"""
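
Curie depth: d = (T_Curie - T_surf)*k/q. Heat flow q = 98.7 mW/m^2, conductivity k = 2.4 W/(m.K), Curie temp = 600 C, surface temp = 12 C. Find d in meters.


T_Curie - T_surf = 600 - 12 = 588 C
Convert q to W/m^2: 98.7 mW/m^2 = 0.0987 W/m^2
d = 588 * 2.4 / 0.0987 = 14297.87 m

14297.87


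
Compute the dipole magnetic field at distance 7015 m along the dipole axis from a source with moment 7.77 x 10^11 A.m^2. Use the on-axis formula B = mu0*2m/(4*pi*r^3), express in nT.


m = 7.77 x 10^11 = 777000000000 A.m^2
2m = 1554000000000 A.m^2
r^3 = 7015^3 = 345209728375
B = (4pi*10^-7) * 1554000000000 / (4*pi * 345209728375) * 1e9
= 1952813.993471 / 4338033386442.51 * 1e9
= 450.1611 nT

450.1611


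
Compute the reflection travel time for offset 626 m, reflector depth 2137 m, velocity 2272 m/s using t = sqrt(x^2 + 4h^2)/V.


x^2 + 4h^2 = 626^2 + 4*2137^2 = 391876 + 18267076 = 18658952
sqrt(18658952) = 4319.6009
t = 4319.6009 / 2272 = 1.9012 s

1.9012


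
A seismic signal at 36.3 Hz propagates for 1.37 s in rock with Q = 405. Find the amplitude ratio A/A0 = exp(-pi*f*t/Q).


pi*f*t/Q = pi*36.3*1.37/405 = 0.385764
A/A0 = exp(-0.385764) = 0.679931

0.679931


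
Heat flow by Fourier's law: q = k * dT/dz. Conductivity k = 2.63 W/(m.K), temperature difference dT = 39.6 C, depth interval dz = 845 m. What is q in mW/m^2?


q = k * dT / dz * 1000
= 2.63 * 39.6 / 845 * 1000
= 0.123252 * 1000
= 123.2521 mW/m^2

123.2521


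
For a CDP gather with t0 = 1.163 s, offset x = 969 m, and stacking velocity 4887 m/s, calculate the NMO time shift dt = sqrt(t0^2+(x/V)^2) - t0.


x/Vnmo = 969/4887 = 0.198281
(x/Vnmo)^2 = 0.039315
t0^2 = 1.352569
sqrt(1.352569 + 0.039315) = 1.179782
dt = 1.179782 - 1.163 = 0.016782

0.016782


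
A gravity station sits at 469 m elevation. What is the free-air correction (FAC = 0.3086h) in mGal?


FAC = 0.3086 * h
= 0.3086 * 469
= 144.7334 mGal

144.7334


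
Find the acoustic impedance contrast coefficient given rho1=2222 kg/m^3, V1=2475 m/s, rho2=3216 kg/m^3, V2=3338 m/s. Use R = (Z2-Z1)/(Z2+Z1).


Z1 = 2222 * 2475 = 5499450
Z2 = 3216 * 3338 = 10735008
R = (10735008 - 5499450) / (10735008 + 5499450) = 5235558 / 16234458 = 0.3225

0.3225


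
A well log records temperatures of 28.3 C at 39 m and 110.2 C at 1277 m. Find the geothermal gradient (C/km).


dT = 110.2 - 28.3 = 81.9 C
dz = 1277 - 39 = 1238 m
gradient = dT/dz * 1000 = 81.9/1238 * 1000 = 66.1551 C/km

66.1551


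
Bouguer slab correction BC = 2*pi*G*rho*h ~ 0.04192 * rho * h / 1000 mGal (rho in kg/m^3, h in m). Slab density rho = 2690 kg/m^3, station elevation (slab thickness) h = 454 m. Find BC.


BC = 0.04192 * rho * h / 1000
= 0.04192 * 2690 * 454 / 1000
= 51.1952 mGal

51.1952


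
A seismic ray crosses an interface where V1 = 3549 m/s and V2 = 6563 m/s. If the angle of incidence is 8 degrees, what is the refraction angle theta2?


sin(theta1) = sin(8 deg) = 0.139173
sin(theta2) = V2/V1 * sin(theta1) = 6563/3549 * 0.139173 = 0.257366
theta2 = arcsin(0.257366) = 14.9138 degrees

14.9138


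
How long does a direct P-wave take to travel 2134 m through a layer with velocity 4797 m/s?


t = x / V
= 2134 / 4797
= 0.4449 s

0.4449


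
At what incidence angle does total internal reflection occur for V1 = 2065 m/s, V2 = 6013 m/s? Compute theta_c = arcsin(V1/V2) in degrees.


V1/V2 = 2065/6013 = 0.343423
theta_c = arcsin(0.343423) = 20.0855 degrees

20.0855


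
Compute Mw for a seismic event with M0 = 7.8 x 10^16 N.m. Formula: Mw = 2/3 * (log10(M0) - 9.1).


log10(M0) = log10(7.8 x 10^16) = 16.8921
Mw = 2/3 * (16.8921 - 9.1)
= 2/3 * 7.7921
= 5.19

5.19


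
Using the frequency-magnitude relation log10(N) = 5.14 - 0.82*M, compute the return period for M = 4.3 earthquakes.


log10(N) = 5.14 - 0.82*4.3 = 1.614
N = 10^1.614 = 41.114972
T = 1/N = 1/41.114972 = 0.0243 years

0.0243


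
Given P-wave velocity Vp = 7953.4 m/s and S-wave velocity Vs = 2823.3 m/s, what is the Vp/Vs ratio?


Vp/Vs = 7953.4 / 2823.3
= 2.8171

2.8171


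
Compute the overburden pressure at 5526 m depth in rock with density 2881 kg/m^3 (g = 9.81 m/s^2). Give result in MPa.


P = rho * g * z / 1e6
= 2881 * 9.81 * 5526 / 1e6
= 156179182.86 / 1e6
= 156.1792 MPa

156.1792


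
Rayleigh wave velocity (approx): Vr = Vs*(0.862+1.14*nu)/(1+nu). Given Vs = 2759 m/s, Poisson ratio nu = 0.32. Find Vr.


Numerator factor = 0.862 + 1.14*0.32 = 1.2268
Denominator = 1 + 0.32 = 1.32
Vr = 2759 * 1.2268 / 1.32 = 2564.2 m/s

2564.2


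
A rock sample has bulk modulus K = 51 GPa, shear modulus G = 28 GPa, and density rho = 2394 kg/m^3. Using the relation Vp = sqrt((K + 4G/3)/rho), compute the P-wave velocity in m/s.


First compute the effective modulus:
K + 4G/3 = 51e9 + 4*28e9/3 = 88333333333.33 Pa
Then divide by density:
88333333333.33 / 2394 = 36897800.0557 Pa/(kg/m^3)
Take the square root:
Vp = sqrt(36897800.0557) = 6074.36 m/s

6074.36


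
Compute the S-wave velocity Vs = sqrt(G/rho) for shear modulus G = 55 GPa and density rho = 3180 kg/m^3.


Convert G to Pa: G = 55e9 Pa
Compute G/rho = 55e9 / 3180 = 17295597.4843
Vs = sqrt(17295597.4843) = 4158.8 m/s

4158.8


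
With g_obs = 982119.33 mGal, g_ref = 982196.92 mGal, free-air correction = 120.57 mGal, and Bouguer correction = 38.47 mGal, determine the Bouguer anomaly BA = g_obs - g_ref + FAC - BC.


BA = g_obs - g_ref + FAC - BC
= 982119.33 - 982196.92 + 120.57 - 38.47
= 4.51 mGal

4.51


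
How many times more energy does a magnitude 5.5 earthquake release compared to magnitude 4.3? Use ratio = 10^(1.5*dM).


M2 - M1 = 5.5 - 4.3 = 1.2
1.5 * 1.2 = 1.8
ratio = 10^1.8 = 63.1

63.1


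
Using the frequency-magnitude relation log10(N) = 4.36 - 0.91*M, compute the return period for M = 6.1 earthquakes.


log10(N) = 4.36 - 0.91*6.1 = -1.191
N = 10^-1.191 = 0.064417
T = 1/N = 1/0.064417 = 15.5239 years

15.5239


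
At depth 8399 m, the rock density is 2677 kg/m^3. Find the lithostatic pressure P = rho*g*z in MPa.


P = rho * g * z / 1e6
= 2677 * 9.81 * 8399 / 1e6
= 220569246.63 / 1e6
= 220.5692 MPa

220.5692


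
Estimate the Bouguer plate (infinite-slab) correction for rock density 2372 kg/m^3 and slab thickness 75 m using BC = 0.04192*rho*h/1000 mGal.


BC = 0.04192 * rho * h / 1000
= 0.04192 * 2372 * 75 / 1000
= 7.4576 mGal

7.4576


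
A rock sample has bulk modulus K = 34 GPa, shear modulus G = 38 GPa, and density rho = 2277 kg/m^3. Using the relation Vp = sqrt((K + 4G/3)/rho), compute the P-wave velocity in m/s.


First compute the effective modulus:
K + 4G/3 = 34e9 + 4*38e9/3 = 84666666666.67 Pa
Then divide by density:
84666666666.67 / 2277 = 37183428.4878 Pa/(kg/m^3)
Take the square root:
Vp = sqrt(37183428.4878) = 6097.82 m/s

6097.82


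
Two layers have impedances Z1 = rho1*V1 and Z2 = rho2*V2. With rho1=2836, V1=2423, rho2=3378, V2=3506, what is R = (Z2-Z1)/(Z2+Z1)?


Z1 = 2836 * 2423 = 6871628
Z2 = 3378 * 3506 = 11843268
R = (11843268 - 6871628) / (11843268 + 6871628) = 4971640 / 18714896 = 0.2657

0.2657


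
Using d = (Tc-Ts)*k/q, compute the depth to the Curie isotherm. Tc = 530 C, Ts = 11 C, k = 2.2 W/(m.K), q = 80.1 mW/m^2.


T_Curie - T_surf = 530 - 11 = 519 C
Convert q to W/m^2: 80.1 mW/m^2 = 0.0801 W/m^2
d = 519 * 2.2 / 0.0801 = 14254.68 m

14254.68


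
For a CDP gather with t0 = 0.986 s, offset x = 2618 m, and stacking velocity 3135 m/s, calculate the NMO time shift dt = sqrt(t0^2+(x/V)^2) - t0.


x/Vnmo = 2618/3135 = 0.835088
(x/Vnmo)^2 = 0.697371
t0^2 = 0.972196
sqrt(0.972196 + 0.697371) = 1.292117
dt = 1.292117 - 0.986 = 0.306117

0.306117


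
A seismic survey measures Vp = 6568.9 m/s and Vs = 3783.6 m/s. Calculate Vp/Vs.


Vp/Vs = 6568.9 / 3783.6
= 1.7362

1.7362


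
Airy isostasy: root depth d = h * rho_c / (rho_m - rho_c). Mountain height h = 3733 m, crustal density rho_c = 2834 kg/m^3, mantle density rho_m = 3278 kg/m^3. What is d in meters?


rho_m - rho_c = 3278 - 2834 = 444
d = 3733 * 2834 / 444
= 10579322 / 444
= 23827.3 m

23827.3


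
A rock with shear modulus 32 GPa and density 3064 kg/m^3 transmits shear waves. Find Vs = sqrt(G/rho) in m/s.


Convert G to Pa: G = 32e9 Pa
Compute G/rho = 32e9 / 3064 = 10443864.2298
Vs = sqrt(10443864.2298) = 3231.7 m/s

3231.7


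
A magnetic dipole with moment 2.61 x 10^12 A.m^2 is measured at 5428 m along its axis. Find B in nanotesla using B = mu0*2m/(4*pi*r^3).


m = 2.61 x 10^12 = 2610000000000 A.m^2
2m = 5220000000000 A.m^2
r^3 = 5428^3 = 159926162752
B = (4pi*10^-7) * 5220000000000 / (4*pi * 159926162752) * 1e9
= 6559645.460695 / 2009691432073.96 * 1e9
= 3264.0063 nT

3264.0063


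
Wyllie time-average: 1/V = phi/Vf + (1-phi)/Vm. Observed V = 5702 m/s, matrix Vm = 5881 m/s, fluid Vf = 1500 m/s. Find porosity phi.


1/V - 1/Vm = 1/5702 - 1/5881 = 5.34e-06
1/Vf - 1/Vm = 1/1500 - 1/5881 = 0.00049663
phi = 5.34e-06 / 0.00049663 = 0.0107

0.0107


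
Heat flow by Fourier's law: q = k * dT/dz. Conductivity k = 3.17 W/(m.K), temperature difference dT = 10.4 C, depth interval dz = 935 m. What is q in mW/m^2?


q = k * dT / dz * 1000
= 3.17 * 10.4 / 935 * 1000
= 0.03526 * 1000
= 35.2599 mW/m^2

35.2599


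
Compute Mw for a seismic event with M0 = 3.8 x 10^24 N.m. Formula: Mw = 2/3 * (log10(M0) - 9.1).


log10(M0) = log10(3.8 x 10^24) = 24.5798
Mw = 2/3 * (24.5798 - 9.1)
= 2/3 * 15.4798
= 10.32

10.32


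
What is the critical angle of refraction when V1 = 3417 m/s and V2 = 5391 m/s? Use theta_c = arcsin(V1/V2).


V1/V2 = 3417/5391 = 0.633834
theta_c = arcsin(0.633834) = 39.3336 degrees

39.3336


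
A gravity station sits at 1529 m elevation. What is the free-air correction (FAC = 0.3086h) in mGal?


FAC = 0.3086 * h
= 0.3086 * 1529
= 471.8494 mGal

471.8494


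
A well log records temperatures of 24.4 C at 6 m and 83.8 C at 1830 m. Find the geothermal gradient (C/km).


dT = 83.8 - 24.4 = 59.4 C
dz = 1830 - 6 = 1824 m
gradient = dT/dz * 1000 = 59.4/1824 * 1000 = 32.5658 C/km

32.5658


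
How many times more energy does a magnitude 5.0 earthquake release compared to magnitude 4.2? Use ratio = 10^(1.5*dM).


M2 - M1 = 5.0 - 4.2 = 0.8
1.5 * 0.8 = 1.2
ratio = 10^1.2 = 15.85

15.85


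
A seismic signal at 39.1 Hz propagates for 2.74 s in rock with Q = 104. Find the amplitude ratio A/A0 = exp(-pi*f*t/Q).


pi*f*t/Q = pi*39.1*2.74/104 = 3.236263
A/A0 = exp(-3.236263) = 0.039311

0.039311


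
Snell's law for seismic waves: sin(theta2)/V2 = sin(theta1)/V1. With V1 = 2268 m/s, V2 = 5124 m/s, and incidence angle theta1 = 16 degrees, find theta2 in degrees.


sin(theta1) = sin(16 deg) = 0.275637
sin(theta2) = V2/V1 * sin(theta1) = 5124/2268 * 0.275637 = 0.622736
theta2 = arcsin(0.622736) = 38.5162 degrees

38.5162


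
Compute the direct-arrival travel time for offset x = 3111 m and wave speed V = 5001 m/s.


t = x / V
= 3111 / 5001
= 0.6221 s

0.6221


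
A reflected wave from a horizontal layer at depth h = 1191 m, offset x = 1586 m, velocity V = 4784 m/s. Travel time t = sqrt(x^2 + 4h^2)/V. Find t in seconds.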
"""
Exercise brief.
Set down, word for word, the line that contains "Compute the direct-arrival" and all lines after it up to the end of the listing.

Expected answer.
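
Compute the direct-arrival travel time for offset x = 3111 m and wave speed V = 5001 m/s.


t = x / V
= 3111 / 5001
= 0.6221 s

0.6221


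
A reflected wave from a horizontal layer at depth h = 1191 m, offset x = 1586 m, velocity V = 4784 m/s. Travel time t = sqrt(x^2 + 4h^2)/V. Find t in seconds.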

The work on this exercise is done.